Aim of the exercise: Look below for the line holding "- The lighting" and the line holding "are enough crews).". Repeat those two and everything between, exactly.

Given data:
........
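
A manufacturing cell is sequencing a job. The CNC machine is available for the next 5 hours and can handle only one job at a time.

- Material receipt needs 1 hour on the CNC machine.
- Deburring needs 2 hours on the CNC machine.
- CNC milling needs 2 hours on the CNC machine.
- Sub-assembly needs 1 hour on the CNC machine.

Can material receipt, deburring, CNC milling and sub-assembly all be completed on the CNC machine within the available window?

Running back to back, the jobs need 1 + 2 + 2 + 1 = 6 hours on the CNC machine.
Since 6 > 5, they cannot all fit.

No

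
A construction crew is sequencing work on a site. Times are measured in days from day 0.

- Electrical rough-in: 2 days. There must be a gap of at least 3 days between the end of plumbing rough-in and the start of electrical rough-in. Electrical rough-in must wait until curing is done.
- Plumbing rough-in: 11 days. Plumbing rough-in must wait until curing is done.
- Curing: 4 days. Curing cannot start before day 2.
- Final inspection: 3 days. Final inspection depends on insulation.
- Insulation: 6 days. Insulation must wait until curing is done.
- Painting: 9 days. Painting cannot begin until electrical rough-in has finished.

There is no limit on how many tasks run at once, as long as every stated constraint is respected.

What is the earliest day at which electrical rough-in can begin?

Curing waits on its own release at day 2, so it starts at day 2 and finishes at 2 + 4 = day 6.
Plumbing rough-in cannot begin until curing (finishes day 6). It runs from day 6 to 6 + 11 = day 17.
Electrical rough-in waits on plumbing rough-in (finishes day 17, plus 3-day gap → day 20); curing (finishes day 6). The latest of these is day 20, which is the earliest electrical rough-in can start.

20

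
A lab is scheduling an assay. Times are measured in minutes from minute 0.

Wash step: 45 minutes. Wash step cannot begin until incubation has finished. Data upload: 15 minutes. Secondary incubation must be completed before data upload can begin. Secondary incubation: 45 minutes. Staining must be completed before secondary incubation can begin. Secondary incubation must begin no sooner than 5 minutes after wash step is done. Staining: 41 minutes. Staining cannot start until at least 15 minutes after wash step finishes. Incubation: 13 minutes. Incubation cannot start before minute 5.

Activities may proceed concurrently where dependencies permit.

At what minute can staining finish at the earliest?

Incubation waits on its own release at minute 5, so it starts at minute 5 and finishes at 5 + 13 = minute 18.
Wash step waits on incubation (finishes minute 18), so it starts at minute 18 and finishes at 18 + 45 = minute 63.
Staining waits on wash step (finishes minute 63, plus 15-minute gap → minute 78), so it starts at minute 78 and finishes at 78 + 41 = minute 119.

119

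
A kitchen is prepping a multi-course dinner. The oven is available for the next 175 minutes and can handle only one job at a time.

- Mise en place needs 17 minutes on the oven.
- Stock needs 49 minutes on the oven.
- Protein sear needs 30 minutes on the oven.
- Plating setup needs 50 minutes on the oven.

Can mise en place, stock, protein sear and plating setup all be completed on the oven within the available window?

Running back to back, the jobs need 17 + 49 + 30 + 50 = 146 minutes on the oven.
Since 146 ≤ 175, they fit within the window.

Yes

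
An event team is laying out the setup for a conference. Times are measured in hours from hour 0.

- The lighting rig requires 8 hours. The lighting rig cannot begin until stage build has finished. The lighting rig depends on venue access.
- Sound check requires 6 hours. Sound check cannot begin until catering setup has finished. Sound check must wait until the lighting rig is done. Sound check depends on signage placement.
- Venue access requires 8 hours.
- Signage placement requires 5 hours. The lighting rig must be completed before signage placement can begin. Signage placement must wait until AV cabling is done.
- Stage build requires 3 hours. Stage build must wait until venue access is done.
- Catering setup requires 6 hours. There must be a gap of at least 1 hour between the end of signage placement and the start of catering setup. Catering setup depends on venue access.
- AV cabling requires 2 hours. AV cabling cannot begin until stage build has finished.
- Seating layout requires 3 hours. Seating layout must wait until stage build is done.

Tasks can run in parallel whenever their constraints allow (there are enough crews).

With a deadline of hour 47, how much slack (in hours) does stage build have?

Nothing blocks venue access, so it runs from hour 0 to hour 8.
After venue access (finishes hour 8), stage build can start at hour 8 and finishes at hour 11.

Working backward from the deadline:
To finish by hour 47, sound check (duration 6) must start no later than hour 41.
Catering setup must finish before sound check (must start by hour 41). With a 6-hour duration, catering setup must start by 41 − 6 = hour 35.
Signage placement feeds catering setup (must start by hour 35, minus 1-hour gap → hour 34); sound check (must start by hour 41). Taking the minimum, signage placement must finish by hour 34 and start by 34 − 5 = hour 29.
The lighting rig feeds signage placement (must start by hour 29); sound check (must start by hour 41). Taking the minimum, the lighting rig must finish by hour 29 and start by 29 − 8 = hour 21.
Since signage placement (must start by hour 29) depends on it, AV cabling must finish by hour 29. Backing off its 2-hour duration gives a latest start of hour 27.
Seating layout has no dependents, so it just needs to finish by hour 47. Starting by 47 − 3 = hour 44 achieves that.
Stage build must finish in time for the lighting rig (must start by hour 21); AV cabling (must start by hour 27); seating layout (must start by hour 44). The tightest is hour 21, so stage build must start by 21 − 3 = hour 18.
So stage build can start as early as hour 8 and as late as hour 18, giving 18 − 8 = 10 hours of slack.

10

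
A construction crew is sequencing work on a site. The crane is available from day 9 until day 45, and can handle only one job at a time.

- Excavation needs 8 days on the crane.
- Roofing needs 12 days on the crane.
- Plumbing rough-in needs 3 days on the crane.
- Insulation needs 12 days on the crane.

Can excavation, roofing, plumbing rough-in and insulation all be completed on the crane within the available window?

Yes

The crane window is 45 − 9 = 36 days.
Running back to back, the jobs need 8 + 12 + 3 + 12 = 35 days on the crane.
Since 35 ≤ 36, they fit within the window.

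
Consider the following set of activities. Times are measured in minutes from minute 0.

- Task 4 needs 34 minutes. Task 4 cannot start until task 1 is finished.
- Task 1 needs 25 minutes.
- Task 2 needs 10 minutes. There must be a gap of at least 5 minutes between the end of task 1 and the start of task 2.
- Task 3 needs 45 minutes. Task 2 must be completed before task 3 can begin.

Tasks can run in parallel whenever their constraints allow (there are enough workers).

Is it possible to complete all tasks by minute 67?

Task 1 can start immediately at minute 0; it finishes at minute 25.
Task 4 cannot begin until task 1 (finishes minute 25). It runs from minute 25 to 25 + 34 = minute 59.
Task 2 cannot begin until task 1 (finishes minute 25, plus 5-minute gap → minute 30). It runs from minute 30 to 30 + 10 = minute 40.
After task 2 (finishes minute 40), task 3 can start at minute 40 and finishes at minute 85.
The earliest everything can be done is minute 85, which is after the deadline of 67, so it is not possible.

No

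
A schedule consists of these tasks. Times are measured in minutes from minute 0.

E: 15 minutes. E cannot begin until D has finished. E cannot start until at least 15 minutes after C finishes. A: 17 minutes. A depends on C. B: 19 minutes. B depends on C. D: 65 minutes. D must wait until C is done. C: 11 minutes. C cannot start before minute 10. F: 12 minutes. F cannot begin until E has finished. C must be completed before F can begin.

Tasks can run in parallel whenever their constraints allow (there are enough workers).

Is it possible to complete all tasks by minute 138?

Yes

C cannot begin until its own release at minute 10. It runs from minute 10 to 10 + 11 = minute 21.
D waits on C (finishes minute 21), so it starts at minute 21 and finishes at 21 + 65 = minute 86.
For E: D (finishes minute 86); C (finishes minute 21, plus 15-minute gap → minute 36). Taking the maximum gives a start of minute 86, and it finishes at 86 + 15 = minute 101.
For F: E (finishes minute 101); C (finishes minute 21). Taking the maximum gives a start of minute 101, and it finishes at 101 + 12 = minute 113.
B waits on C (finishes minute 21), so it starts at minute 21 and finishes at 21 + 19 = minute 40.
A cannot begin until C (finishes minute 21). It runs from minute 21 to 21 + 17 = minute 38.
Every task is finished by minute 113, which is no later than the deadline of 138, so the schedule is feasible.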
........
Answer space:
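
- The lighting rig requires 8 hours. The lighting rig cannot begin until stage build has finished. The lighting rig depends on venue access.
- Sound check requires 6 hours. Sound check cannot begin until catering setup has finished. Sound check must wait until the lighting rig is done. Sound check depends on signage placement.
- Venue access requires 8 hours.
- Signage placement requires 5 hours. The lighting rig must be completed before signage placement can begin. Signage placement must wait until AV cabling is done.
- Stage build requires 3 hours. Stage build must wait until venue access is done.
- Catering setup requires 6 hours. There must be a gap of at least 1 hour between the end of signage placement and the start of catering setup. Catering setup depends on venue access.
- AV cabling requires 2 hours. AV cabling cannot begin until stage build has finished.
- Seating layout requires 3 hours. Seating layout must wait until stage build is done.

Tasks can run in parallel whenever their constraints allow (there are enough crews).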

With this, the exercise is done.